[[ Available data open ]]

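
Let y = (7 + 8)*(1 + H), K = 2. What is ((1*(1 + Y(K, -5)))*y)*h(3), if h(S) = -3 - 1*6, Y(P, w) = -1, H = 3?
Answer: 0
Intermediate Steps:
h(S) = -9 (h(S) = -3 - 6 = -9)
y = 60 (y = (7 + 8)*(1 + 3) = 15*4 = 60)
((1*(1 + Y(K, -5)))*y)*h(3) = ((1*(1 - 1))*60)*(-9) = ((1*0)*60)*(-9) = (0*60)*(-9) = 0*(-9) = 0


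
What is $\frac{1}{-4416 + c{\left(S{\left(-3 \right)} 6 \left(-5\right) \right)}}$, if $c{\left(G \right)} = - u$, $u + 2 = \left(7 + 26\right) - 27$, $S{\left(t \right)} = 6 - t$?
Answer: $- \frac{1}{4420} \approx -0.00022624$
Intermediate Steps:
$u = 4$ ($u = -2 + \left(\left(7 + 26\right) - 27\right) = -2 + \left(33 - 27\right) = -2 + 6 = 4$)
$c{\left(G \right)} = -4$ ($c{\left(G \right)} = \left(-1\right) 4 = -4$)
$\frac{1}{-4416 + c{\left(S{\left(-3 \right)} 6 \left(-5\right) \right)}} = \frac{1}{-4416 - 4} = \frac{1}{-4420} = - \frac{1}{4420}$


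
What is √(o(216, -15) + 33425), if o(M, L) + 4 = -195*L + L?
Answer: √36331 ≈ 190.61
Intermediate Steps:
o(M, L) = -4 - 194*L (o(M, L) = -4 + (-195*L + L) = -4 - 194*L)
√(o(216, -15) + 33425) = √((-4 - 194*(-15)) + 33425) = √((-4 + 2910) + 33425) = √(2906 + 33425) = √36331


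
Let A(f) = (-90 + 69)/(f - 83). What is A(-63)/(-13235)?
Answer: -21/1932310 ≈ -1.0868e-5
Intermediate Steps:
A(f) = -21/(-83 + f)
A(-63)/(-13235) = -21/(-83 - 63)/(-13235) = -21/(-146)*(-1/13235) = -21*(-1/146)*(-1/13235) = (21/146)*(-1/13235) = -21/1932310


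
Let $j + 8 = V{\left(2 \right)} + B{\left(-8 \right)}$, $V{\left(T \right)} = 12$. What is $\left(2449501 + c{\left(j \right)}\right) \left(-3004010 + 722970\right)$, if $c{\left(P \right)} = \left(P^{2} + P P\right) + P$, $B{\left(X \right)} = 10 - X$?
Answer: $-5589667990640$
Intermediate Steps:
$j = 22$ ($j = -8 + \left(12 + \left(10 - -8\right)\right) = -8 + \left(12 + \left(10 + 8\right)\right) = -8 + \left(12 + 18\right) = -8 + 30 = 22$)
$c{\left(P \right)} = P + 2 P^{2}$ ($c{\left(P \right)} = \left(P^{2} + P^{2}\right) + P = 2 P^{2} + P = P + 2 P^{2}$)
$\left(2449501 + c{\left(j \right)}\right) \left(-3004010 + 722970\right) = \left(2449501 + 22 \left(1 + 2 \cdot 22\right)\right) \left(-3004010 + 722970\right) = \left(2449501 + 22 \left(1 + 44\right)\right) \left(-2281040\right) = \left(2449501 + 22 \cdot 45\right) \left(-2281040\right) = \left(2449501 + 990\right) \left(-2281040\right) = 2450491 \left(-2281040\right) = -5589667990640$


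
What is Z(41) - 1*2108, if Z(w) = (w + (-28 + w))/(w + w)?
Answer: -86401/41 ≈ -2107.3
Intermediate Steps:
Z(w) = (-28 + 2*w)/(2*w) (Z(w) = (-28 + 2*w)/((2*w)) = (-28 + 2*w)*(1/(2*w)) = (-28 + 2*w)/(2*w))
Z(41) - 1*2108 = (-14 + 41)/41 - 1*2108 = (1/41)*27 - 2108 = 27/41 - 2108 = -86401/41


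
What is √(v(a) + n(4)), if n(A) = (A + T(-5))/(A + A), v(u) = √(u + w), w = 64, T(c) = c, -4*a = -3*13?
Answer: √(-2 + 8*√295)/4 ≈ 2.9091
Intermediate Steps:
a = 39/4 (a = -(-3)*13/4 = -¼*(-39) = 39/4 ≈ 9.7500)
v(u) = √(64 + u) (v(u) = √(u + 64) = √(64 + u))
n(A) = (-5 + A)/(2*A) (n(A) = (A - 5)/(A + A) = (-5 + A)/((2*A)) = (-5 + A)*(1/(2*A)) = (-5 + A)/(2*A))
√(v(a) + n(4)) = √(√(64 + 39/4) + (½)*(-5 + 4)/4) = √(√(295/4) + (½)*(¼)*(-1)) = √(√295/2 - ⅛) = √(-⅛ + √295/2)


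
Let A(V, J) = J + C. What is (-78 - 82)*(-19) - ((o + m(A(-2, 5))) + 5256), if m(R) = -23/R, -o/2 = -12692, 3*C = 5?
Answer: -551931/20 ≈ -27597.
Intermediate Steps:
C = 5/3 (C = (⅓)*5 = 5/3 ≈ 1.6667)
o = 25384 (o = -2*(-12692) = 25384)
A(V, J) = 5/3 + J (A(V, J) = J + 5/3 = 5/3 + J)
(-78 - 82)*(-19) - ((o + m(A(-2, 5))) + 5256) = (-78 - 82)*(-19) - ((25384 - 23/(5/3 + 5)) + 5256) = -160*(-19) - ((25384 - 23/20/3) + 5256) = 3040 - ((25384 - 23*3/20) + 5256) = 3040 - ((25384 - 69/20) + 5256) = 3040 - (507611/20 + 5256) = 3040 - 1*612731/20 = 3040 - 612731/20 = -551931/20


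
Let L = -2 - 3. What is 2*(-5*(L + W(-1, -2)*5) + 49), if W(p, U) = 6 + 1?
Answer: -202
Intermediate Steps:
W(p, U) = 7
L = -5
2*(-5*(L + W(-1, -2)*5) + 49) = 2*(-5*(-5 + 7*5) + 49) = 2*(-5*(-5 + 35) + 49) = 2*(-5*30 + 49) = 2*(-150 + 49) = 2*(-101) = -202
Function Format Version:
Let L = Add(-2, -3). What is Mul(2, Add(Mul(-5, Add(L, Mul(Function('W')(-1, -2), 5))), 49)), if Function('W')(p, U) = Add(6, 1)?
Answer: -202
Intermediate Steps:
Function('W')(p, U) = 7
L = -5
Mul(2, Add(Mul(-5, Add(L, Mul(Function('W')(-1, -2), 5))), 49)) = Mul(2, Add(Mul(-5, Add(-5, Mul(7, 5))), 49)) = Mul(2, Add(Mul(-5, Add(-5, 35)), 49)) = Mul(2, Add(Mul(-5, 30), 49)) = Mul(2, Add(-150, 49)) = Mul(2, -101) = -202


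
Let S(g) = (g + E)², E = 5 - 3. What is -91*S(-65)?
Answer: -361179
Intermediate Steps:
E = 2
S(g) = (2 + g)² (S(g) = (g + 2)² = (2 + g)²)
-91*S(-65) = -91*(2 - 65)² = -91*(-63)² = -91*3969 = -361179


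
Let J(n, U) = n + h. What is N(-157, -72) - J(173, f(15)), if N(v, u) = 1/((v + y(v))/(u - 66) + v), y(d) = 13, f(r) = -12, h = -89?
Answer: -301331/3587 ≈ -84.006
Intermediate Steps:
N(v, u) = 1/(v + (13 + v)/(-66 + u)) (N(v, u) = 1/((v + 13)/(u - 66) + v) = 1/((13 + v)/(-66 + u) + v) = 1/(v + (13 + v)/(-66 + u)))
J(n, U) = -89 + n (J(n, U) = n - 89 = -89 + n)
N(-157, -72) - J(173, f(15)) = (-66 - 72)/(13 - 65*(-157) - 72*(-157)) - (-89 + 173) = -138/(13 + 10205 + 11304) - 1*84 = -138/21522 - 84 = (1/21522)*(-138) - 84 = -23/3587 - 84 = -301331/3587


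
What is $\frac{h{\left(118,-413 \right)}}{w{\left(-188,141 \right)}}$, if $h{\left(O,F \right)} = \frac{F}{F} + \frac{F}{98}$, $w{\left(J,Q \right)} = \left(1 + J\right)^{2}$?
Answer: $- \frac{45}{489566} \approx -9.1918 \cdot 10^{-5}$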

[[ Available data closed ]]

Once you reach the line with "Answer: -86401/41 ≈ -2107.3" in the data above, copy it and every line after it exactly, up to and including the line with "Answer: -361179".

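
Answer: -86401/41 ≈ -2107.3
Intermediate Steps:
Z(w) = (-28 + 2*w)/(2*w) (Z(w) = (-28 + 2*w)/((2*w)) = (-28 + 2*w)*(1/(2*w)) = (-28 + 2*w)/(2*w))
Z(41) - 1*2108 = (-14 + 41)/41 - 1*2108 = (1/41)*27 - 2108 = 27/41 - 2108 = -86401/41


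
What is √(v(a) + n(4)), if n(A) = (A + T(-5))/(A + A), v(u) = √(u + w), w = 64, T(c) = c, -4*a = -3*13?
Answer: √(-2 + 8*√295)/4 ≈ 2.9091
Intermediate Steps:
a = 39/4 (a = -(-3)*13/4 = -¼*(-39) = 39/4 ≈ 9.7500)
v(u) = √(64 + u) (v(u) = √(u + 64) = √(64 + u))
n(A) = (-5 + A)/(2*A) (n(A) = (A - 5)/(A + A) = (-5 + A)/((2*A)) = (-5 + A)*(1/(2*A)) = (-5 + A)/(2*A))
√(v(a) + n(4)) = √(√(64 + 39/4) + (½)*(-5 + 4)/4) = √(√(295/4) + (½)*(¼)*(-1)) = √(√295/2 - ⅛) = √(-⅛ + √295/2)


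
Let A(V, J) = J + C. What is (-78 - 82)*(-19) - ((o + m(A(-2, 5))) + 5256), if m(R) = -23/R, -o/2 = -12692, 3*C = 5?
Answer: -551931/20 ≈ -27597.
Intermediate Steps:
C = 5/3 (C = (⅓)*5 = 5/3 ≈ 1.6667)
o = 25384 (o = -2*(-12692) = 25384)
A(V, J) = 5/3 + J (A(V, J) = J + 5/3 = 5/3 + J)
(-78 - 82)*(-19) - ((o + m(A(-2, 5))) + 5256) = (-78 - 82)*(-19) - ((25384 - 23/(5/3 + 5)) + 5256) = -160*(-19) - ((25384 - 23/20/3) + 5256) = 3040 - ((25384 - 23*3/20) + 5256) = 3040 - ((25384 - 69/20) + 5256) = 3040 - (507611/20 + 5256) = 3040 - 1*612731/20 = 3040 - 612731/20 = -551931/20


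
Let L = -2 - 3. What is 2*(-5*(L + W(-1, -2)*5) + 49), if W(p, U) = 6 + 1?
Answer: -202
Intermediate Steps:
W(p, U) = 7
L = -5
2*(-5*(L + W(-1, -2)*5) + 49) = 2*(-5*(-5 + 7*5) + 49) = 2*(-5*(-5 + 35) + 49) = 2*(-5*30 + 49) = 2*(-150 + 49) = 2*(-101) = -202
Function Format Version:
Let L = Add(-2, -3). What is Mul(2, Add(Mul(-5, Add(L, Mul(Function('W')(-1, -2), 5))), 49)), if Function('W')(p, U) = Add(6, 1)?
Answer: -202
Intermediate Steps:
Function('W')(p, U) = 7
L = -5
Mul(2, Add(Mul(-5, Add(L, Mul(Function('W')(-1, -2), 5))), 49)) = Mul(2, Add(Mul(-5, Add(-5, Mul(7, 5))), 49)) = Mul(2, Add(Mul(-5, Add(-5, 35)), 49)) = Mul(2, Add(Mul(-5, 30), 49)) = Mul(2, Add(-150, 49)) = Mul(2, -101) = -202


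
Let S(g) = (g + E)², E = 5 - 3. What is -91*S(-65)?
Answer: -361179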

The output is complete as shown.